## Goal of the exercise
Set down the listing again, word for word.

## Data for this exercise
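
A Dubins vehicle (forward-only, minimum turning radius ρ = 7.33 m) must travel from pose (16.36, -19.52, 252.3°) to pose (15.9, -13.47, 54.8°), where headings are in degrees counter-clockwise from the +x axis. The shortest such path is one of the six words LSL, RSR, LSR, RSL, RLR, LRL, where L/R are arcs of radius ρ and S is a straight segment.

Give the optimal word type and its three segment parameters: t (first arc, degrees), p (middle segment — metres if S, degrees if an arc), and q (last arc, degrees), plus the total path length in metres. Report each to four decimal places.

LRL: t = 26.0022°, p = 282.5023°, q = 59.0001°, L = 47.0158 m

Let ψ = atan2(Δy, Δx) = atan2(6.05, -0.46) = 94.3480° be the start→goal bearing.
Normalize: d = |goal − start| / ρ = 6.067462/7.33 = 0.827757, α = (θ_start − ψ) mod 360° = 157.9520° = 2.756782 rad, β = (θ_goal − ψ) mod 360° = 320.4520° = 5.592942 rad.
Common terms: sin α = 0.375383, cos α = -0.926870, sin β = -0.636725, cos β = 0.771091, cos(α−β) = -0.953717, d² = 0.685182. Work in radians in the unit-radius frame; every candidate has L = ρ·(t + p + q).
LSL: p² = 2 + d² − 2cos(α−β) + 2d(sin α − sin β) = 6.268176; p = √p² = 2.503633; φ = atan2(cos β − cos α, d + sin α − sin β) = 0.745309 rad; t = (φ − α) mod 2π = 4.271712 rad, q = (β − φ) mod 2π = 4.847633 rad → L = 7.33·(4.271712 + 2.503633 + 4.847633) = 7.33·11.622978 = 85.196428 m
RSR: p² = 2 + d² − 2cos(α−β) + 2d(sin β − sin α) = 2.917057; p = √p² = 1.707939; φ = atan2(cos α − cos β, d − sin α + sin β) = -1.678944 rad; t = (α − φ) mod 2π = 4.435727 rad, q = (φ − β) mod 2π = 5.294484 rad → L = 7.33·(4.435727 + 1.707939 + 5.294484) = 7.33·11.438150 = 83.841639 m
LSR: p² = d² − 2 + 2cos(α−β) + 2d(sin α + sin β) = -3.654906 < 0 → infeasible
RSL: p² = d² − 2 + 2cos(α−β) − 2d(sin α + sin β) = -2.789597 < 0 → infeasible
RLR: c = (6 − d² + 2cos(α−β) + 2d(sin α − sin β))/8 = 0.635368; p = 2π − arccos c = 5.400874 rad; φ = atan2(cos α − cos β, d − sin α + sin β) = -1.678944 rad; t = (α − φ + p/2) mod 2π = 0.852978 rad, q = (α − β − t + p) mod 2π = 1.711736 rad → L = 7.33·(0.852978 + 5.400874 + 1.711736) = 7.33·7.965588 = 58.387758 m
LRL: c = (6 − d² + 2cos(α−β) − 2d(sin α − sin β))/8 = 0.216478; p = 2π − arccos c = 4.930594 rad; φ = atan2(cos β − cos α, d + sin α − sin β) = 0.745309 rad; t = (φ − α + p/2) mod 2π = 0.453824 rad, q = (β − α − t + p) mod 2π = 1.029745 rad → L = 7.33·(0.453824 + 4.930594 + 1.029745) = 7.33·6.414164 = 47.015819 m
Shortest: LRL with L = 47.015819 m ≈ 47.0158 m
Convert LRL to answer units (arcs ×180/π): t = 0.453824·180/π = 26.0022°, p = 4.930594·180/π = 282.5023°, q = 1.029745·180/π = 59.0001°, L = 47.0158 m.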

## The answer
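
A Dubins vehicle (forward-only, minimum turning radius ρ = 7.33 m) must travel from pose (16.36, -19.52, 252.3°) to pose (15.9, -13.47, 54.8°), where headings are in degrees counter-clockwise from the +x axis. The shortest such path is one of the six words LSL, RSR, LSR, RSL, RLR, LRL, where L/R are arcs of radius ρ and S is a straight segment.

Give the optimal word type and its three segment parameters: t (first arc, degrees), p (middle segment — metres if S, degrees if an arc), and q (last arc, degrees), plus the total path length in metres. Report each to four decimal places.

LRL: t = 26.0022°, p = 282.5023°, q = 59.0001°, L = 47.0158 m

Let ψ = atan2(Δy, Δx) = atan2(6.05, -0.46) = 94.3480° be the start→goal bearing.
Normalize: d = |goal − start| / ρ = 6.067462/7.33 = 0.827757, α = (θ_start − ψ) mod 360° = 157.9520° = 2.756782 rad, β = (θ_goal − ψ) mod 360° = 320.4520° = 5.592942 rad.
Common terms: sin α = 0.375383, cos α = -0.926870, sin β = -0.636725, cos β = 0.771091, cos(α−β) = -0.953717, d² = 0.685182. Work in radians in the unit-radius frame; every candidate has L = ρ·(t + p + q).
LSL: p² = 2 + d² − 2cos(α−β) + 2d(sin α − sin β) = 6.268176; p = √p² = 2.503633; φ = atan2(cos β − cos α, d + sin α − sin β) = 0.745309 rad; t = (φ − α) mod 2π = 4.271712 rad, q = (β − φ) mod 2π = 4.847633 rad → L = 7.33·(4.271712 + 2.503633 + 4.847633) = 7.33·11.622978 = 85.196428 m
RSR: p² = 2 + d² − 2cos(α−β) + 2d(sin β − sin α) = 2.917057; p = √p² = 1.707939; φ = atan2(cos α − cos β, d − sin α + sin β) = -1.678944 rad; t = (α − φ) mod 2π = 4.435727 rad, q = (φ − β) mod 2π = 5.294484 rad → L = 7.33·(4.435727 + 1.707939 + 5.294484) = 7.33·11.438150 = 83.841639 m
LSR: p² = d² − 2 + 2cos(α−β) + 2d(sin α + sin β) = -3.654906 < 0 → infeasible
RSL: p² = d² − 2 + 2cos(α−β) − 2d(sin α + sin β) = -2.789597 < 0 → infeasible
RLR: c = (6 − d² + 2cos(α−β) + 2d(sin α − sin β))/8 = 0.635368; p = 2π − arccos c = 5.400874 rad; φ = atan2(cos α − cos β, d − sin α + sin β) = -1.678944 rad; t = (α − φ + p/2) mod 2π = 0.852978 rad, q = (α − β − t + p) mod 2π = 1.711736 rad → L = 7.33·(0.852978 + 5.400874 + 1.711736) = 7.33·7.965588 = 58.387758 m
LRL: c = (6 − d² + 2cos(α−β) − 2d(sin α − sin β))/8 = 0.216478; p = 2π − arccos c = 4.930594 rad; φ = atan2(cos β − cos α, d + sin α − sin β) = 0.745309 rad; t = (φ − α + p/2) mod 2π = 0.453824 rad, q = (β − α − t + p) mod 2π = 1.029745 rad → L = 7.33·(0.453824 + 4.930594 + 1.029745) = 7.33·6.414164 = 47.015819 m
Shortest: LRL with L = 47.015819 m ≈ 47.0158 m
Convert LRL to answer units (arcs ×180/π): t = 0.453824·180/π = 26.0022°, p = 4.930594·180/π = 282.5023°, q = 1.029745·180/π = 59.0001°, L = 47.0158 m.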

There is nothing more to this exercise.